DIRECTIONS FOR THIS TASK: Every line of the material that holds "Event" should be counted; give the number and nothing more.

DATA FOR THIS TASK:
↓

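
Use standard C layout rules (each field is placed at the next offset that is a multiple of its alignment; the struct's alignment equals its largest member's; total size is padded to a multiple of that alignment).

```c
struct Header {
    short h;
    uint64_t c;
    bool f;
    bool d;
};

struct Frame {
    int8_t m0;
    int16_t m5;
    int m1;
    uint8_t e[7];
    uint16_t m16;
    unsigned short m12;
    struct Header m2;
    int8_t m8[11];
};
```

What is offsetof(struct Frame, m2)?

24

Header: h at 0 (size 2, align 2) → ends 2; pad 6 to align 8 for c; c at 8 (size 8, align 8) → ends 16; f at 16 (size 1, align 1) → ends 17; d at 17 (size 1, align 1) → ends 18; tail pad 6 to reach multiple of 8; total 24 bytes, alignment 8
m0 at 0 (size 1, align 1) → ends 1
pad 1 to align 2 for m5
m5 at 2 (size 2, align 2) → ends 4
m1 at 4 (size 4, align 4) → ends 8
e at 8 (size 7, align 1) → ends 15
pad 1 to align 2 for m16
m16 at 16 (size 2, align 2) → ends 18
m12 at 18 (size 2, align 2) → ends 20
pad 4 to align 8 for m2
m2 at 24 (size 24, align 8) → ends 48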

↑
↓

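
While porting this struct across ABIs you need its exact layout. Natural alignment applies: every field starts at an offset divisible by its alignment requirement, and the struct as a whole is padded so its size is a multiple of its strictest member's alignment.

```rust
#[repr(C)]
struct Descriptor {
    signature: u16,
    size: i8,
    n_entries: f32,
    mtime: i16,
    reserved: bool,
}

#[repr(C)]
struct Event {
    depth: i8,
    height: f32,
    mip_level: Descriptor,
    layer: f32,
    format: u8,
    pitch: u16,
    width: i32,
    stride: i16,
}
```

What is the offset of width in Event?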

↑

EXPECTED OUTPUT: 2